§ Data to process

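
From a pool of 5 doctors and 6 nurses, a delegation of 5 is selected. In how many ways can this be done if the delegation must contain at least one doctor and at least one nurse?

455

With no constraint there are C(11,5) = 462 possible selections.
Selections missing a whole group: no doctors → C(6,5) = 6; no nurses → C(5,5) = 1.
Both groups omitted at once is impossible, so 462 − 7 = 455.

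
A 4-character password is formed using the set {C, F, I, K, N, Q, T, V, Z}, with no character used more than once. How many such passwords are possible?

With no repetition, fill the 4 characters in order: 9 choices, then 8, down to 6.
That product is 9 × 8 × 7 × 6 = 3024.

3024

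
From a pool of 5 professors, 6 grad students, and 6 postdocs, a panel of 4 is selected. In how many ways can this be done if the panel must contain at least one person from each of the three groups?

Total 4-person selections from all 17: C(17,4) = 2380.
Subtract selections that omit an entire group: no professors → C(12,4) = 495; no grad students → C(11,4) = 330; no postdocs → C(11,4) = 330.
Add back selections omitting two groups (i.e. drawn from a single group): C(5,4) + C(6,4) + C(6,4) = 35.
By inclusion–exclusion: 2380 − 1155 + 35 = 1260.

1260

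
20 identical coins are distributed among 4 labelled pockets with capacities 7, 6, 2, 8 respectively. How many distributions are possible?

19

Without the upper bounds there are C(23,3) = 1771 ways to split 20 among 4 pockets.
Subtract solutions that violate a single cap (substitute x_i' = x_i − (cap_i+1)): x_1 ≥ 8 gives C(15,3) = 455; x_2 ≥ 7 gives C(16,3) = 560; x_3 ≥ 3 gives C(20,3) = 1140; x_4 ≥ 9 gives C(14,3) = 364. Together 2519.
Add back pairs where two caps are both exceeded: 56 + 220 + 20 + 286 + 35 + 165 = 782.
Subtract triples: 10 + 0 + 1 + 4 = 15.
By inclusion–exclusion the count is 1771 − 2519 + 782 − 15 = 19.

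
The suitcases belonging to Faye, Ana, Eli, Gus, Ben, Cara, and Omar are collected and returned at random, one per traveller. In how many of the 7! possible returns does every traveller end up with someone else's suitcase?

This is the derangement count D_7: permutations of 7 items with no fixed point.
By inclusion–exclusion this is Σ_{j=0}^{7} (−1)^j C(7,j)·(7−j)!.
Computing: 5040 − 5040 + 2520 − 840 + 210 − 42 + 7 − 1 = 1854.

1854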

§ Exercise directions
Would you transcribe every entry exactly, leaving nothing out?

§ Written answer
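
From a pool of 5 doctors and 6 nurses, a delegation of 5 is selected. In how many ways can this be done if the delegation must contain at least one doctor and at least one nurse?

455

With no constraint there are C(11,5) = 462 possible selections.
Selections missing a whole group: no doctors → C(6,5) = 6; no nurses → C(5,5) = 1.
Both groups omitted at once is impossible, so 462 − 7 = 455.

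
A 4-character password is formed using the set {C, F, I, K, N, Q, T, V, Z}, with no character used more than once. How many such passwords are possible?

With no repetition, fill the 4 characters in order: 9 choices, then 8, down to 6.
That product is 9 × 8 × 7 × 6 = 3024.

3024

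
From a pool of 5 professors, 6 grad students, and 6 postdocs, a panel of 4 is selected. In how many ways can this be done if the panel must contain at least one person from each of the three groups?

Total 4-person selections from all 17: C(17,4) = 2380.
Subtract selections that omit an entire group: no professors → C(12,4) = 495; no grad students → C(11,4) = 330; no postdocs → C(11,4) = 330.
Add back selections omitting two groups (i.e. drawn from a single group): C(5,4) + C(6,4) + C(6,4) = 35.
By inclusion–exclusion: 2380 − 1155 + 35 = 1260.

1260

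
20 identical coins are distributed among 4 labelled pockets with capacities 7, 6, 2, 8 respectively. How many distributions are possible?

19

Without the upper bounds there are C(23,3) = 1771 ways to split 20 among 4 pockets.
Subtract solutions that violate a single cap (substitute x_i' = x_i − (cap_i+1)): x_1 ≥ 8 gives C(15,3) = 455; x_2 ≥ 7 gives C(16,3) = 560; x_3 ≥ 3 gives C(20,3) = 1140; x_4 ≥ 9 gives C(14,3) = 364. Together 2519.
Add back pairs where two caps are both exceeded: 56 + 220 + 20 + 286 + 35 + 165 = 782.
Subtract triples: 10 + 0 + 1 + 4 = 15.
By inclusion–exclusion the count is 1771 − 2519 + 782 − 15 = 19.

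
The suitcases belonging to Faye, Ana, Eli, Gus, Ben, Cara, and Omar are collected and returned at random, one per traveller. In how many of the 7! possible returns does every traveller end up with someone else's suitcase?

This is the derangement count D_7: permutations of 7 items with no fixed point.
By inclusion–exclusion this is Σ_{j=0}^{7} (−1)^j C(7,j)·(7−j)!.
Computing: 5040 − 5040 + 2520 − 840 + 210 − 42 + 7 − 1 = 1854.

1854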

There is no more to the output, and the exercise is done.